Dataset entries
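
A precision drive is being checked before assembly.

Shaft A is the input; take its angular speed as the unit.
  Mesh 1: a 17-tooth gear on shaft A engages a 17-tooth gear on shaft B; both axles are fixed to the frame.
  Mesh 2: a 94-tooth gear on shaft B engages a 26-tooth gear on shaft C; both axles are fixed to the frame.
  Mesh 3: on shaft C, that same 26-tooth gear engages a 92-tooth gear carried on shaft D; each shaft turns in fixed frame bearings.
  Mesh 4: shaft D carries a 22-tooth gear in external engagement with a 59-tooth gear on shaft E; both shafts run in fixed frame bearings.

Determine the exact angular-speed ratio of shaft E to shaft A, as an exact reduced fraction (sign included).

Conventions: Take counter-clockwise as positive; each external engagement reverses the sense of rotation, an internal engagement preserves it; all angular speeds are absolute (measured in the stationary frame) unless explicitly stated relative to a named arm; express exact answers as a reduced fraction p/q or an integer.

class = fixed-axis compound train [4 meshes; 4 ratios multiply, 4 sense flips]
mesh 1 [17T→17T]: running ratio 1, sense −
mesh 2 [94T→26T]: running ratio 47/13, sense +
mesh 3 [26T→92T]: running ratio 47/46, sense −
mesh 4 [22T→59T]: running ratio 517/1357, sense +
ω_out/ω_in = 517/1357

517/1357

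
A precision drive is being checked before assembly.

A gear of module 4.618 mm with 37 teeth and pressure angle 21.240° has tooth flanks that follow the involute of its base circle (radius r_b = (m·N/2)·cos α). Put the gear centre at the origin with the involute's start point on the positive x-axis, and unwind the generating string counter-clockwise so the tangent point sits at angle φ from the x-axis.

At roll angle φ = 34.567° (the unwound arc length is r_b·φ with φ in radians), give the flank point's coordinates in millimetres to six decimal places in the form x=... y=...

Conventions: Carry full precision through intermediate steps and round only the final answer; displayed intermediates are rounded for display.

x=92.829187 y=5.619272

single-mesh involute tooth geometry (37T wheel at module 4.618)
pitch radius r_p = m·N/2 = 4.618·37/2 = 85.433000
base radius r_b = r_p·cos α = 85.433000·cos 21.240° = 79.629631
roll angle φ = 34.567° = 0.60330796 rad
x = r_b·(cos φ + φ·sin φ) = 92.829187
y = r_b·(sin φ − φ·cos φ) = 5.619272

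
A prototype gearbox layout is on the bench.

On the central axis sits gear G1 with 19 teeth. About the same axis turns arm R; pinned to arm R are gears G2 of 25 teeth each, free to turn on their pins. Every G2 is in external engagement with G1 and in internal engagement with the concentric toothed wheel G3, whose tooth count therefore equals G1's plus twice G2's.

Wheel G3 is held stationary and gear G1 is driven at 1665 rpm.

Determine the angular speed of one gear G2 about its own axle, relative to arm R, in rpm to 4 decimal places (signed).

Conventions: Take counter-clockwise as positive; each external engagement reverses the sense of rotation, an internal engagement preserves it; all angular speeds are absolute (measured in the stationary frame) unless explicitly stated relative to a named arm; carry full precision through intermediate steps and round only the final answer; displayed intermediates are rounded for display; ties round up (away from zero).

topology: planetary set — G1 19T / G2 25T / G3 69T, arm = carrier (Willis)
normalise by the input: solve with ω_sun = 1, then scale by 1665 rpm
ring teeth: 19 + 2·25 = 69
19(ω_sun−ω_arm) = −69(ω_ring−ω_arm),  ω_ring = 0, ω_sun = 1
19(1−ω_arm) = −69(0−ω_arm)  ⇒  88·ω_arm = 19  ⇒  ω_arm = 19/88
sun–planet mesh: 19·(1−19/88) = −25·(ω_p−ω_arm)  ⇒  ω_p−ω_arm = -1311/2200
scale: ω_p−ω_arm = -1311/2200 × 1665 rpm = -992.1886 rpm

-992.1886 rpm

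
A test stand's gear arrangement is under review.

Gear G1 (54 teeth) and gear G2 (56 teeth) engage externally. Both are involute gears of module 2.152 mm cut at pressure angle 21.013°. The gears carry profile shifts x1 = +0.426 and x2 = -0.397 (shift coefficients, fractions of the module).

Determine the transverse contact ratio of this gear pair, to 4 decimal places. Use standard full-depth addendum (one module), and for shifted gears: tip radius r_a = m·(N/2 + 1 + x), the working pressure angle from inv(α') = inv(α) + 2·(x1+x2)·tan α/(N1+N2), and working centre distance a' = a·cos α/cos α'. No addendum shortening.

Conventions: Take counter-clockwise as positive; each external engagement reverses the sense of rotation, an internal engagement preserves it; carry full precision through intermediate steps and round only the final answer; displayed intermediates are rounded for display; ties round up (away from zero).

1.6906

topology: single-mesh involute geometry — m = 2.152, 54T/56T pair
base radii: r_b1 = 54.240031, r_b2 = 56.248921
tip radii: r_a1 = 61.172752, r_a2 = 61.553656
inv(α') = inv(21.013°) + 2·(+0.426-0.397)·tan α/(54+56) = 0.01758089  ⇒  α' = 21.09133°
a' = a·cos α / cos α' = 118.3600·cos 21.013°/cos 21.09133° = 118.422297
action lengths: √(r_a1²−r_b1²) = 28.286474, √(r_a2²−r_b2²) = 24.998228
base pitch p_b = π·m·cos α = 6.311114
CR = (28.286474 + 24.998228 − 118.422297·sin 21.09133°)/6.311114 = 1.690633
contact ratio ≈ 1.6906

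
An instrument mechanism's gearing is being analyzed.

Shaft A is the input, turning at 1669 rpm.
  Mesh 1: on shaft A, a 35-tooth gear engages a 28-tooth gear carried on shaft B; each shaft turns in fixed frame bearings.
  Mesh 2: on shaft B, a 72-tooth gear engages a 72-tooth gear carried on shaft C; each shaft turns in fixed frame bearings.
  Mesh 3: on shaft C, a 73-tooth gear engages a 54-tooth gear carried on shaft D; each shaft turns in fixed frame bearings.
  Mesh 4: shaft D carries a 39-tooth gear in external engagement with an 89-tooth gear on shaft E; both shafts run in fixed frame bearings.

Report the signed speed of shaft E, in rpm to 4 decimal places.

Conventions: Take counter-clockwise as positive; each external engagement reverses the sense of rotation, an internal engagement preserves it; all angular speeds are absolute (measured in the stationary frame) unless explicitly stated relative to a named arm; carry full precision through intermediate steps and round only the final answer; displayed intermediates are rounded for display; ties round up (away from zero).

recognized (5 fixed axles, 4 meshes): fixed-axis compound train
mesh 1 [35T→28T]: ω = 1669.0000×35/28 = 2086.2500 rpm, sense flips to −
mesh 2 [72T→72T]: ω = 2086.2500×72/72 = 2086.2500 rpm, sense flips to +
mesh 3 [73T→54T]: ω = 2086.2500×73/54 = 2820.3009 rpm, sense flips to −
mesh 4 [39T→89T]: ω = 2820.3009×39/89 = 1235.8622 rpm, sense flips to +
signed output speed = +1235.8622 rpm

+1235.8622 rpm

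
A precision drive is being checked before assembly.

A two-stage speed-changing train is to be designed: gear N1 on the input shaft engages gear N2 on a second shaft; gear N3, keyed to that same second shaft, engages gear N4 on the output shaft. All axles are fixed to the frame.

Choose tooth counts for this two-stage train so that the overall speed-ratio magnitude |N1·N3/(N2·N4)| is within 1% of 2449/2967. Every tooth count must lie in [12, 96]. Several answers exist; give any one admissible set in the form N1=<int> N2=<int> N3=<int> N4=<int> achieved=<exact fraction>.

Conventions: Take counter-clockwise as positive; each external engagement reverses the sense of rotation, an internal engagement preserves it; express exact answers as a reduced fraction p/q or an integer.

N1=31 N2=43 N3=79 N4=69 achieved=2449/2967

design class (target 2449/2967): fixed-axis compound train
target = 2449/2967 in lowest terms: an exact hit needs N1·N3 = k·2449 and N2·N4 = k·2967 for one integer k, every count in [12, 96]; additionally prefer no 1:1 stage (N1 ≠ N2, N3 ≠ N4)
k = 1: N1·N3 = 2449 = 31·79, N2·N4 = 2967 = 43·69
achieved = 31·79/(43·69) = 2449/2967; |achieved − target| = 0 ≤ 2449/296700 ✓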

## ACTIVITY
Retype exactly the lines of the data above that fall between the line with "preserves it; carry" and the line with "Mesh 3: on shaft C, a", inclusive, and add nothing.

## RESPONSE TO THE EXERCISE
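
Conventions: Take counter-clockwise as positive; each external engagement reverses the sense of rotation, an internal engagement preserves it; carry full precision through intermediate steps and round only the final answer; displayed intermediates are rounded for display; ties round up (away from zero).

1.6906

topology: single-mesh involute geometry — m = 2.152, 54T/56T pair
base radii: r_b1 = 54.240031, r_b2 = 56.248921
tip radii: r_a1 = 61.172752, r_a2 = 61.553656
inv(α') = inv(21.013°) + 2·(+0.426-0.397)·tan α/(54+56) = 0.01758089  ⇒  α' = 21.09133°
a' = a·cos α / cos α' = 118.3600·cos 21.013°/cos 21.09133° = 118.422297
action lengths: √(r_a1²−r_b1²) = 28.286474, √(r_a2²−r_b2²) = 24.998228
base pitch p_b = π·m·cos α = 6.311114
CR = (28.286474 + 24.998228 − 118.422297·sin 21.09133°)/6.311114 = 1.690633
contact ratio ≈ 1.6906

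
An instrument mechanism's gearing is being analyzed.

Shaft A is the input, turning at 1669 rpm.
  Mesh 1: on shaft A, a 35-tooth gear engages a 28-tooth gear carried on shaft B; each shaft turns in fixed frame bearings.
  Mesh 2: on shaft B, a 72-tooth gear engages a 72-tooth gear carried on shaft C; each shaft turns in fixed frame bearings.
  Mesh 3: on shaft C, a 73-tooth gear engages a 54-tooth gear carried on shaft D; each shaft turns in fixed frame bearings.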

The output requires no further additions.